• What is being asked
Please repeat the lines below exactly. Begin with the line containing "The regulator MibV" and go on through the line containing "The repressor VelC".

• Source material
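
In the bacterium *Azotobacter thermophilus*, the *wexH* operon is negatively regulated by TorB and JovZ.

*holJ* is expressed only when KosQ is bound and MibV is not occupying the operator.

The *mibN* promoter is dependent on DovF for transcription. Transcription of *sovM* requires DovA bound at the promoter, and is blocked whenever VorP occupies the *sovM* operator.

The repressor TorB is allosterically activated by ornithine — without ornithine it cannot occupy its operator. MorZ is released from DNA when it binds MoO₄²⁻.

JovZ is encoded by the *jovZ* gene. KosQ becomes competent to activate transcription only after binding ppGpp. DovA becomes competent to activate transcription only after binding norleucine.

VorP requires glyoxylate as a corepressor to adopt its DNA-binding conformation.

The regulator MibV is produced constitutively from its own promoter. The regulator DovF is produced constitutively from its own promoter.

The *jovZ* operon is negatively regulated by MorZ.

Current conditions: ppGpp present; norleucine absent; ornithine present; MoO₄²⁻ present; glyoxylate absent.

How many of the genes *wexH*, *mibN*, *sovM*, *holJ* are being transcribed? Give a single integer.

Ornithine is present, so TorB is active.
MoO₄²⁻ is present, so MorZ is inactive.
With no repressor bound, *jovZ* is transcribed.
So JovZ is produced and active.
With repressor TorB bound, *wexH* is not transcribed.
→ *wexH* is OFF.
DovF is produced constitutively and is active.
No repressor is bound and DovF is active, so *mibN* is transcribed.
→ *mibN* is ON.
Norleucine is absent, so DovA is inactive.
Glyoxylate is absent, so VorP is inactive.
Required activator DovA is absent, so *sovM* is not transcribed.
→ *sovM* is OFF.
MibV is produced constitutively and is active.
ppGpp is present, so KosQ is active.
With repressor MibV bound, *holJ* is not transcribed.
→ *holJ* is OFF.
1 of the 4 genes is transcribed.

1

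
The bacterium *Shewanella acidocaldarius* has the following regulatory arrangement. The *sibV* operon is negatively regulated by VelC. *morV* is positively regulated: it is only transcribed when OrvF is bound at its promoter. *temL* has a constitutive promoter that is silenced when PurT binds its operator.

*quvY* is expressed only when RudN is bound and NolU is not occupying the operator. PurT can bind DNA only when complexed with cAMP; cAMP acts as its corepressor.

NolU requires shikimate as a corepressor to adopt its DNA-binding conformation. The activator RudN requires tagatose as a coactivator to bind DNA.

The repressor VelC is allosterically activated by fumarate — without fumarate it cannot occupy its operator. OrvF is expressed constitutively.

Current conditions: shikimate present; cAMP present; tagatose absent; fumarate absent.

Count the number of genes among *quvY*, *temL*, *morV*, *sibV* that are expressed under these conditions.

Tagatose is absent, so RudN is inactive.
Shikimate is present, so NolU is active.
With repressor NolU bound, *quvY* is not transcribed.
→ *quvY* is OFF.
cAMP is present, so PurT is active.
With repressor PurT bound, *temL* is not transcribed.
→ *temL* is OFF.
OrvF is produced constitutively and is active.
No repressor is bound and OrvF is active, so *morV* is transcribed.
→ *morV* is ON.
Fumarate is absent, so VelC is inactive.
With no repressor bound, *sibV* is transcribed.
→ *sibV* is ON.
2 of the 4 genes are transcribed.

2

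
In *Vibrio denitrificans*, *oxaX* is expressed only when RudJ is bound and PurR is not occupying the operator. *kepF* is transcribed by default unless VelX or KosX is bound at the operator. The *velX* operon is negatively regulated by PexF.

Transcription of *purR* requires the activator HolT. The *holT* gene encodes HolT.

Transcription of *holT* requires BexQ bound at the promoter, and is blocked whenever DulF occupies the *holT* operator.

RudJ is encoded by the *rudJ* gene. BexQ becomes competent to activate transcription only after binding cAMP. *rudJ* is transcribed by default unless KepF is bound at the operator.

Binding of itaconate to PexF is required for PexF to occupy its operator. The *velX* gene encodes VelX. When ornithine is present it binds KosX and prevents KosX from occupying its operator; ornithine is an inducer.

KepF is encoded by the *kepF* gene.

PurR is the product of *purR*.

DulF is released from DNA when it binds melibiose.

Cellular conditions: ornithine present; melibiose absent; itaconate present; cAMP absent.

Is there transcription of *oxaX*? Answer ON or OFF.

Itaconate is present, so PexF is active.
With repressor PexF bound, *velX* is not transcribed.
So VelX is not produced.
Ornithine is present, so KosX is inactive.
With no repressor bound, *kepF* is transcribed.
So KepF is produced and active.
With repressor KepF bound, *rudJ* is not transcribed.
So RudJ is not produced.
cAMP is absent, so BexQ is inactive.
Melibiose is absent, so DulF is active.
With repressor DulF bound, *holT* is not transcribed.
So HolT is not produced.
Required activator HolT is absent, so *purR* is not transcribed.
So PurR is not produced.
Required activator RudJ is absent, so *oxaX* is not transcribed.

OFF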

• Task answer
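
The regulator MibV is produced constitutively from its own promoter. The regulator DovF is produced constitutively from its own promoter.

The *jovZ* operon is negatively regulated by MorZ.

Current conditions: ppGpp present; norleucine absent; ornithine present; MoO₄²⁻ present; glyoxylate absent.

How many of the genes *wexH*, *mibN*, *sovM*, *holJ* are being transcribed? Give a single integer.

Ornithine is present, so TorB is active.
MoO₄²⁻ is present, so MorZ is inactive.
With no repressor bound, *jovZ* is transcribed.
So JovZ is produced and active.
With repressor TorB bound, *wexH* is not transcribed.
→ *wexH* is OFF.
DovF is produced constitutively and is active.
No repressor is bound and DovF is active, so *mibN* is transcribed.
→ *mibN* is ON.
Norleucine is absent, so DovA is inactive.
Glyoxylate is absent, so VorP is inactive.
Required activator DovA is absent, so *sovM* is not transcribed.
→ *sovM* is OFF.
MibV is produced constitutively and is active.
ppGpp is present, so KosQ is active.
With repressor MibV bound, *holJ* is not transcribed.
→ *holJ* is OFF.
1 of the 4 genes is transcribed.

1

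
The bacterium *Shewanella acidocaldarius* has the following regulatory arrangement. The *sibV* operon is negatively regulated by VelC. *morV* is positively regulated: it is only transcribed when OrvF is bound at its promoter. *temL* has a constitutive promoter that is silenced when PurT binds its operator.

*quvY* is expressed only when RudN is bound and NolU is not occupying the operator. PurT can bind DNA only when complexed with cAMP; cAMP acts as its corepressor.

NolU requires shikimate as a corepressor to adopt its DNA-binding conformation. The activator RudN requires tagatose as a coactivator to bind DNA.

The repressor VelC is allosterically activated by fumarate — without fumarate it cannot occupy its operator. OrvF is expressed constitutively.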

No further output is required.